(Stored dataset items)
****************

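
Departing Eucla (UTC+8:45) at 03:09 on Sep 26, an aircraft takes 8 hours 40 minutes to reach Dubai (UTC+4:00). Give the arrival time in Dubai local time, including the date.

Convert departure to UTC: 03:09 − 8:45 = 18:24 UTC on Sep 25.
Add 8 hours and 40 minutes travel time → 03:04 UTC (Sep 26).
Dubai is UTC+4:00, so local arrival = 03:04 + 4:00 = 07:04 on Sep 26.

07:04 on Sep 26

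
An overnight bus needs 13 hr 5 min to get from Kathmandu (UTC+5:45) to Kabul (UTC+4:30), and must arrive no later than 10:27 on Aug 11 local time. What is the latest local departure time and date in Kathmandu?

Target arrival in UTC: 10:27 − 4:30 = 05:57 on Aug 11.
Subtract 13 hours 5 minutes → departure 16:52 UTC on Aug 10.
Kathmandu is UTC+5:45: 16:52 + 5:45 = 22:37 on Aug 10.

22:37 on Aug 10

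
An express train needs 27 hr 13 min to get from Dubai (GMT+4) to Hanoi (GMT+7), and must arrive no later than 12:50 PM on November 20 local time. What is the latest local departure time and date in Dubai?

Target arrival in UTC: 12:50 PM − 7:00 = 5:50 AM on Nov 20.
Subtract 27 hours 13 minutes → departure 2:37 AM UTC on Nov 19.
Dubai is UTC+4:00: 2:37 AM + 4:00 = 6:37 AM on Nov 19.

6:37 AM on Nov 19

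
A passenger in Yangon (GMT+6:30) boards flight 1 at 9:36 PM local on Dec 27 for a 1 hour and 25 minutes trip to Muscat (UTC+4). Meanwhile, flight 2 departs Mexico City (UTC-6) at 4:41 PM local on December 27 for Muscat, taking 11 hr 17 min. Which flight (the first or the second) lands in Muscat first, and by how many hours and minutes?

Flight 1 in UTC: 9:36 PM − 6:30 = 3:06 PM on Dec 27.
+1 hour 25 minutes → arrive 4:31 PM UTC on Dec 27.
Flight 2 in UTC: 4:41 PM + 6:00 = 10:41 PM on Dec 27.
+11 hours and 17 minutes → arrive 9:58 AM UTC on Dec 28.
Flight 1 lands earlier by 17 hours 27 minutes.

the first, by 17 hours 27 minutes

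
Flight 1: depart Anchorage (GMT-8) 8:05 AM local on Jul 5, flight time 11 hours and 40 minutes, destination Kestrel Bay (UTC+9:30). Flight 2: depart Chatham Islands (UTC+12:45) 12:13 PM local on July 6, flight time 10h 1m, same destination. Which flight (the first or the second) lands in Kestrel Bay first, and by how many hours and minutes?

the first, by 5 hours 44 minutes

Flight 1 in UTC: 8:05 AM + 8:00 = 4:05 PM on Jul 5.
+11 hours and 40 minutes → arrive 3:45 AM UTC on Jul 6.
Flight 2 in UTC: 12:13 PM − 12:45 = 11:28 PM on Jul 5.
+10 hours and 1 minute → arrive 9:29 AM UTC on Jul 6.
Flight 1 lands earlier by 5 hours 44 minutes.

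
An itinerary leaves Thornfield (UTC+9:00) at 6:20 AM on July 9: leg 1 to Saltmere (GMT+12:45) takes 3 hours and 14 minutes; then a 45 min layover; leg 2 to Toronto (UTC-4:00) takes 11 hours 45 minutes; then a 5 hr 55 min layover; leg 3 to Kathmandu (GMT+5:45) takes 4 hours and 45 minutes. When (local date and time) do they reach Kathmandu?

5:29 AM on July 10

Convert departure to UTC: 6:20 AM − 9:00 = 9:20 PM UTC on Jul 8.
Add 3 hours and 14 minutes leg 1 → 12:34 AM UTC (Jul 9).
Add 45 minutes layover in Saltmere → 1:19 AM UTC.
Add 11 hours 45 minutes leg 2 → 1:04 PM UTC.
Add 5 hours and 55 minutes layover in Toronto → 6:59 PM UTC.
Add 4 hours 45 minutes leg 3 → 11:44 PM UTC.
Kathmandu is UTC+5:45, so local arrival = 11:44 PM + 5:45 = 5:29 AM on Jul 10.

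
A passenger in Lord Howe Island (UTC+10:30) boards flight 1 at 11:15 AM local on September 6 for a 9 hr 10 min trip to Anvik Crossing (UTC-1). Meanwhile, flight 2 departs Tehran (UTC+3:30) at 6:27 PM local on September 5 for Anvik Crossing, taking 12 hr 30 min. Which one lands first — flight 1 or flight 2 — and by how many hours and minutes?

Flight 1 in UTC: 11:15 AM − 10:30 = 12:45 AM on Sep 6.
+9 hours 10 minutes → arrive 9:55 AM UTC on Sep 6.
Flight 2 in UTC: 6:27 PM − 3:30 = 2:57 PM on Sep 5.
+12 hours and 30 minutes → arrive 3:27 AM UTC on Sep 6.
Flight 2 lands earlier by 6 hours 28 minutes.

the second, by 6 hours 28 minutes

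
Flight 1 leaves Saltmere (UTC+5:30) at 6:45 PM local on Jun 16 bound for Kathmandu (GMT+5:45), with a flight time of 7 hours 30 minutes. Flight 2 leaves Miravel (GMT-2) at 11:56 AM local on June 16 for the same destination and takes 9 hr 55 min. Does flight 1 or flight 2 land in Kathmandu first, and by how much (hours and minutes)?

Flight 1 in UTC: 6:45 PM − 5:30 = 1:15 PM on Jun 16.
+7 hours 30 minutes → arrive 8:45 PM UTC on Jun 16.
Flight 2 in UTC: 11:56 AM + 2:00 = 1:56 PM on Jun 16.
+9 hours 55 minutes → arrive 11:51 PM UTC on Jun 16.
Flight 1 lands earlier by 3 hours 6 minutes.

the first, by 3 hours 6 minutes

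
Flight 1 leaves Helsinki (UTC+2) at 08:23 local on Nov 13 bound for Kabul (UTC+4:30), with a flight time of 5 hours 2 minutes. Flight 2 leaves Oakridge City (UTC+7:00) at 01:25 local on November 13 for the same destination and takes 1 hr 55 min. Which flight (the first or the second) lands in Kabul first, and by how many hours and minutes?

Flight 1 in UTC: 08:23 − 2:00 = 06:23 on Nov 13.
+5 hours 2 minutes → arrive 11:25 UTC on Nov 13.
Flight 2 in UTC: 01:25 − 7:00 = 18:25 on Nov 12.
+1 hour 55 minutes → arrive 20:20 UTC on Nov 12.
Flight 2 lands earlier by 15 hours 5 minutes.

the second, by 15 hours 5 minutes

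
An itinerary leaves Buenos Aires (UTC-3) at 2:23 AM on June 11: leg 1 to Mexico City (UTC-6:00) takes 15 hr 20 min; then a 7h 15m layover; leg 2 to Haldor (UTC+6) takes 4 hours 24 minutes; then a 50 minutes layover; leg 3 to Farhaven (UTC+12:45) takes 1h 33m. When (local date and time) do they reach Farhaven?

11:30 PM on Jun 12

Convert departure to UTC: 2:23 AM + 3:00 = 5:23 AM UTC on Jun 11.
Add 15 hours and 20 minutes leg 1 → 8:43 PM UTC.
Add 7 hours 15 minutes layover in Mexico City → 3:58 AM UTC (Jun 12).
Add 4 hours and 24 minutes leg 2 → 8:22 AM UTC.
Add 50 minutes layover in Haldor → 9:12 AM UTC.
Add 1 hour and 33 minutes leg 3 → 10:45 AM UTC.
Farhaven is UTC+12:45, so local arrival = 10:45 AM + 12:45 = 11:30 PM on Jun 12.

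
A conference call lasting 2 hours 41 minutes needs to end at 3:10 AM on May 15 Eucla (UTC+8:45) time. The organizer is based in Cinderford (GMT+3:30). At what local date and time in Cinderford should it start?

7:14 PM on May 14

Target end time in UTC: 3:10 AM − 8:45 = 6:25 PM on May 14.
Subtract 2 hours and 41 minutes → start 3:44 PM UTC on May 14.
Cinderford is UTC+3:30: 3:44 PM + 3:30 = 7:14 PM on May 14.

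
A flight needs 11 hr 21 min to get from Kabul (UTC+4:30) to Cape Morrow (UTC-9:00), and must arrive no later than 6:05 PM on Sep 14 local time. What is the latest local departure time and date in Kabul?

8:14 PM on September 14

Target arrival in UTC: 6:05 PM + 9:00 = 3:05 AM on Sep 15.
Subtract 11 hours and 21 minutes → departure 3:44 PM UTC on Sep 14.
Kabul is UTC+4:30: 3:44 PM + 4:30 = 8:14 PM on Sep 14.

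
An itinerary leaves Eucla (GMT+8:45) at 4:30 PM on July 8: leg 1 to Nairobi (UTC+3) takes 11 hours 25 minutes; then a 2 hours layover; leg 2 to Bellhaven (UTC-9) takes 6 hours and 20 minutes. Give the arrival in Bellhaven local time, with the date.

6:30 PM on Jul 8

Convert departure to UTC: 4:30 PM − 8:45 = 7:45 AM UTC on Jul 8.
Add 11 hours 25 minutes leg 1 → 7:10 PM UTC.
Add 2 hours layover in Nairobi → 9:10 PM UTC.
Add 6 hours and 20 minutes leg 2 → 3:30 AM UTC (Jul 9).
Bellhaven is UTC−9:00, so local arrival = 3:30 AM − 9:00 = 6:30 PM on Jul 8.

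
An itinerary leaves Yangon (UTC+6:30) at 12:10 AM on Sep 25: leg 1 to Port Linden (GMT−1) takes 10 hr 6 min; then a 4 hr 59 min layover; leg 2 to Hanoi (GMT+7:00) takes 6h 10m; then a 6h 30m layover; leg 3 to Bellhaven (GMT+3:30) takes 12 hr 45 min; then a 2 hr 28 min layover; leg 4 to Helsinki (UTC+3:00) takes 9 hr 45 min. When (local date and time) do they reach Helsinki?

Convert departure to UTC: 12:10 AM − 6:30 = 5:40 PM UTC on Sep 24.
Add 10 hours and 6 minutes leg 1 → 3:46 AM UTC (Sep 25).
Add 4 hours and 59 minutes layover in Port Linden → 8:45 AM UTC.
Add 6 hours 10 minutes leg 2 → 2:55 PM UTC.
Add 6 hours and 30 minutes layover in Hanoi → 9:25 PM UTC.
Add 12 hours 45 minutes leg 3 → 10:10 AM UTC (Sep 26).
Add 2 hours and 28 minutes layover in Bellhaven → 12:38 PM UTC.
Add 9 hours and 45 minutes leg 4 → 10:23 PM UTC.
Helsinki is UTC+3:00, so local arrival = 10:23 PM + 3:00 = 1:23 AM on Sep 27.

1:23 AM on Sep 27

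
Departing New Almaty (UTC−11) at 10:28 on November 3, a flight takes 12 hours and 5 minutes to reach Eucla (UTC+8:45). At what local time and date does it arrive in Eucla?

Convert departure to UTC: 10:28 + 11:00 = 21:28 UTC on Nov 3.
Add 12 hours 5 minutes travel time → 09:33 UTC (Nov 4).
Eucla is UTC+8:45, so local arrival = 09:33 + 8:45 = 18:18 on Nov 4.

18:18 on November 4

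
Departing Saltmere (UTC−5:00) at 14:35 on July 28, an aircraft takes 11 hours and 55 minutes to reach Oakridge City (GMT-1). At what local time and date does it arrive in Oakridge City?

Convert departure to UTC: 14:35 + 5:00 = 19:35 UTC on Jul 28.
Add 11 hours and 55 minutes travel time → 07:30 UTC (Jul 29).
Oakridge City is UTC−1:00, so local arrival = 07:30 − 1:00 = 06:30 on Jul 29.

06:30 on Jul 29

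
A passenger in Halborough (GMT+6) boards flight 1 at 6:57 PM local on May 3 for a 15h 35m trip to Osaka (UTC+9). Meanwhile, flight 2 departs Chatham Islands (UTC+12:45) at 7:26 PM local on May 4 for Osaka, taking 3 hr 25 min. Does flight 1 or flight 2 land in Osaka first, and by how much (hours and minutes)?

the first, by 5 hours 34 minutes

Flight 1 in UTC: 6:57 PM − 6:00 = 12:57 PM on May 3.
+15 hours 35 minutes → arrive 4:32 AM UTC on May 4.
Flight 2 in UTC: 7:26 PM − 12:45 = 6:41 AM on May 4.
+3 hours 25 minutes → arrive 10:06 AM UTC on May 4.
Flight 1 lands earlier by 5 hours 34 minutes.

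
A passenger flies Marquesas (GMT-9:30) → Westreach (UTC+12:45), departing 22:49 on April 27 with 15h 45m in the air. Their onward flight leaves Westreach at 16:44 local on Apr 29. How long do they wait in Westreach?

3 hours 55 minutes

Convert departure to UTC: 22:49 + 9:30 = 08:19 UTC on Apr 28.
Add 15 hours 45 minutes flight time → 00:04 UTC (Apr 29).
Westreach is UTC+12:45, so local arrival = 00:04 + 12:45 = 12:49 on Apr 29.
Layover = 16:44 − 12:49 = 3 hours 55 minutes.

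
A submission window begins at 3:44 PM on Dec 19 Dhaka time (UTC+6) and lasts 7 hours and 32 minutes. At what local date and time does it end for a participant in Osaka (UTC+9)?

Convert start to UTC: 3:44 PM − 6:00 = 9:44 AM UTC on Dec 19.
Add 7 hours and 32 minutes duration → 5:16 PM UTC.
Osaka is UTC+9:00, so local end time = 5:16 PM + 9:00 = 2:16 AM on Dec 20.

2:16 AM on Dec 20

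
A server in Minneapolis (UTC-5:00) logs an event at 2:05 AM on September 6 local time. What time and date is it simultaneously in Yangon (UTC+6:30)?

1:35 PM on Sep 6

Yangon is 11:30 ahead of Minneapolis.
Shift by the zone difference: 2:05 AM + 11:30 = 1:35 PM on Sep 6 in Yangon.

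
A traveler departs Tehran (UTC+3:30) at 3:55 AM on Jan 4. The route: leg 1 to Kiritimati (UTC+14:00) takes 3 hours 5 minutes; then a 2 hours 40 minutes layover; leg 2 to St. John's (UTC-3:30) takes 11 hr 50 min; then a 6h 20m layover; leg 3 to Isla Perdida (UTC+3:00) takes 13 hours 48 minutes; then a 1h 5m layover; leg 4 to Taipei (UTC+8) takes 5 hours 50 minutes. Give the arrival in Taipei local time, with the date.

5:03 AM on January 6

Convert departure to UTC: 3:55 AM − 3:30 = 12:25 AM UTC on Jan 4.
Add 3 hours and 5 minutes leg 1 → 3:30 AM UTC.
Add 2 hours and 40 minutes layover in Kiritimati → 6:10 AM UTC.
Add 11 hours and 50 minutes leg 2 → 6:00 PM UTC.
Add 6 hours and 20 minutes layover in St. John's → 12:20 AM UTC (Jan 5).
Add 13 hours and 48 minutes leg 3 → 2:08 PM UTC.
Add 1 hour and 5 minutes layover in Isla Perdida → 3:13 PM UTC.
Add 5 hours and 50 minutes leg 4 → 9:03 PM UTC.
Taipei is UTC+8:00, so local arrival = 9:03 PM + 8:00 = 5:03 AM on Jan 6.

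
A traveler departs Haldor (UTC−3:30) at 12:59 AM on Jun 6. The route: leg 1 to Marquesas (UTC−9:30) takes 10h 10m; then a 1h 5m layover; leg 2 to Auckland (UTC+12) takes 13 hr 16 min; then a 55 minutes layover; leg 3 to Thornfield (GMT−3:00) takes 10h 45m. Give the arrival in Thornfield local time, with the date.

Convert departure to UTC: 12:59 AM + 3:30 = 4:29 AM UTC on Jun 6.
Add 10 hours and 10 minutes leg 1 → 2:39 PM UTC.
Add 1 hour 5 minutes layover in Marquesas → 3:44 PM UTC.
Add 13 hours and 16 minutes leg 2 → 5:00 AM UTC (Jun 7).
Add 55 minutes layover in Auckland → 5:55 AM UTC.
Add 10 hours 45 minutes leg 3 → 4:40 PM UTC.
Thornfield is UTC−3:00, so local arrival = 4:40 PM − 3:00 = 1:40 PM on Jun 7.

1:40 PM on June 7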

****************

● What is needed: Repeat word for word each line from the one with "A traveler departs Tehran" to the end of the records above, inclusive.

● The completed task:
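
A traveler departs Tehran (UTC+3:30) at 3:55 AM on Jan 4. The route: leg 1 to Kiritimati (UTC+14:00) takes 3 hours 5 minutes; then a 2 hours 40 minutes layover; leg 2 to St. John's (UTC-3:30) takes 11 hr 50 min; then a 6h 20m layover; leg 3 to Isla Perdida (UTC+3:00) takes 13 hours 48 minutes; then a 1h 5m layover; leg 4 to Taipei (UTC+8) takes 5 hours 50 minutes. Give the arrival in Taipei local time, with the date.

5:03 AM on January 6

Convert departure to UTC: 3:55 AM − 3:30 = 12:25 AM UTC on Jan 4.
Add 3 hours and 5 minutes leg 1 → 3:30 AM UTC.
Add 2 hours and 40 minutes layover in Kiritimati → 6:10 AM UTC.
Add 11 hours and 50 minutes leg 2 → 6:00 PM UTC.
Add 6 hours and 20 minutes layover in St. John's → 12:20 AM UTC (Jan 5).
Add 13 hours and 48 minutes leg 3 → 2:08 PM UTC.
Add 1 hour and 5 minutes layover in Isla Perdida → 3:13 PM UTC.
Add 5 hours and 50 minutes leg 4 → 9:03 PM UTC.
Taipei is UTC+8:00, so local arrival = 9:03 PM + 8:00 = 5:03 AM on Jan 6.

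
A traveler departs Haldor (UTC−3:30) at 12:59 AM on Jun 6. The route: leg 1 to Marquesas (UTC−9:30) takes 10h 10m; then a 1h 5m layover; leg 2 to Auckland (UTC+12) takes 13 hr 16 min; then a 55 minutes layover; leg 3 to Thornfield (GMT−3:00) takes 10h 45m. Give the arrival in Thornfield local time, with the date.

Convert departure to UTC: 12:59 AM + 3:30 = 4:29 AM UTC on Jun 6.
Add 10 hours and 10 minutes leg 1 → 2:39 PM UTC.
Add 1 hour 5 minutes layover in Marquesas → 3:44 PM UTC.
Add 13 hours and 16 minutes leg 2 → 5:00 AM UTC (Jun 7).
Add 55 minutes layover in Auckland → 5:55 AM UTC.
Add 10 hours 45 minutes leg 3 → 4:40 PM UTC.
Thornfield is UTC−3:00, so local arrival = 4:40 PM − 3:00 = 1:40 PM on Jun 7.

1:40 PM on June 7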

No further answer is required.